*** Opening of DATA SUPPLIED ***

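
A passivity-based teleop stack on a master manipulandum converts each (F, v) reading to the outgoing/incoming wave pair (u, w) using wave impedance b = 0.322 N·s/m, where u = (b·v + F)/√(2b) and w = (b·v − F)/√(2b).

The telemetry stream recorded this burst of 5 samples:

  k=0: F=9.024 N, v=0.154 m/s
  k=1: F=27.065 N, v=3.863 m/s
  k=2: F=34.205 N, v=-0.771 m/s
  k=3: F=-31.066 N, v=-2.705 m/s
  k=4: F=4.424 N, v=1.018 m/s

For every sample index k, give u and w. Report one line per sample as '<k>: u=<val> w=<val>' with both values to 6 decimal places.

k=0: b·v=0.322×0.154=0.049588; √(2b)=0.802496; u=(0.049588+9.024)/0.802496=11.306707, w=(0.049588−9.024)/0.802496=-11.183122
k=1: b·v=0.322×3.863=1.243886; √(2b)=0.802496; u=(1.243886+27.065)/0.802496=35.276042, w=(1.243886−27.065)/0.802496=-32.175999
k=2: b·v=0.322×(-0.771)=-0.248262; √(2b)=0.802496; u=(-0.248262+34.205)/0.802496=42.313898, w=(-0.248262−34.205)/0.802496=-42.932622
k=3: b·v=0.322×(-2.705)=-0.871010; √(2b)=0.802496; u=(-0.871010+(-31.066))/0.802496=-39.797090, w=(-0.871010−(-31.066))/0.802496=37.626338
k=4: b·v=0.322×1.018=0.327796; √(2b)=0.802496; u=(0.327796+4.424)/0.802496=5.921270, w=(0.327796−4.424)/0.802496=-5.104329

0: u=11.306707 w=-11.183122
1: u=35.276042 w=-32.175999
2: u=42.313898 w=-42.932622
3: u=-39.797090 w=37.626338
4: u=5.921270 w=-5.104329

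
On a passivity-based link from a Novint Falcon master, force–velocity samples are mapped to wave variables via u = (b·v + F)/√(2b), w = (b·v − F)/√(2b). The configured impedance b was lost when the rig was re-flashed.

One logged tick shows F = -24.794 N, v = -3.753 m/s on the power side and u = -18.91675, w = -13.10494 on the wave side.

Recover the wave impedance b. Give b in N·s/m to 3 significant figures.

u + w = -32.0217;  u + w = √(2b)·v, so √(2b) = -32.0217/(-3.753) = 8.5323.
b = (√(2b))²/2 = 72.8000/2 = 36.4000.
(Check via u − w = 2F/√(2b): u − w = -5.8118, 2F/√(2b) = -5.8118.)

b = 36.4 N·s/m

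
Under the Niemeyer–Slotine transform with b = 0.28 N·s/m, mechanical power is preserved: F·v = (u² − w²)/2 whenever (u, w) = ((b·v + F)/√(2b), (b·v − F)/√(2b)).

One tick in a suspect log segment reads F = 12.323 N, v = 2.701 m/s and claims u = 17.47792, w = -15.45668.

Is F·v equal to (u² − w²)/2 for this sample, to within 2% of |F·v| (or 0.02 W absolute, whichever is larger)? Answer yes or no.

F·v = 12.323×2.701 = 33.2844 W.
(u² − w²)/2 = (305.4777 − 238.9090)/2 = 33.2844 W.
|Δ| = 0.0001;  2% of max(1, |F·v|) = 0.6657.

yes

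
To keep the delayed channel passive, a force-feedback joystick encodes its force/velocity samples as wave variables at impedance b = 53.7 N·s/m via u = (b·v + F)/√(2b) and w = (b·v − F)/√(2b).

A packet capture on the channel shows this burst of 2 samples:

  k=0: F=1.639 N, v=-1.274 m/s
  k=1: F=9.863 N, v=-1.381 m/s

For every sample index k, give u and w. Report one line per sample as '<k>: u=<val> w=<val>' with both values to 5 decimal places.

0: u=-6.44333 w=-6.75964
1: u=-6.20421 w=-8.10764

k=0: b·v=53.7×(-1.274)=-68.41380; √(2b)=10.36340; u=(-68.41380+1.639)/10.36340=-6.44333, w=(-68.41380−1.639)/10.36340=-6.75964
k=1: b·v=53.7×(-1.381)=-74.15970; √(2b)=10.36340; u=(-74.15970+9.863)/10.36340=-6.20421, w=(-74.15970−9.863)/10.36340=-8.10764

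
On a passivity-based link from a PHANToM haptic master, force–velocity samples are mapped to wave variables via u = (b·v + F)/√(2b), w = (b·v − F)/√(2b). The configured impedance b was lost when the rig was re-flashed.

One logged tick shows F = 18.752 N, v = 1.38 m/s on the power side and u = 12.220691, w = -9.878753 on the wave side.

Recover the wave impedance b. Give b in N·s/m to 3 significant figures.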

*** Close of DATA SUPPLIED ***

WHAT YOU WILL DO: Say how many lines in the listing above include "link". Give nothing but the number.

OUTPUT FOR THIS TASK: 2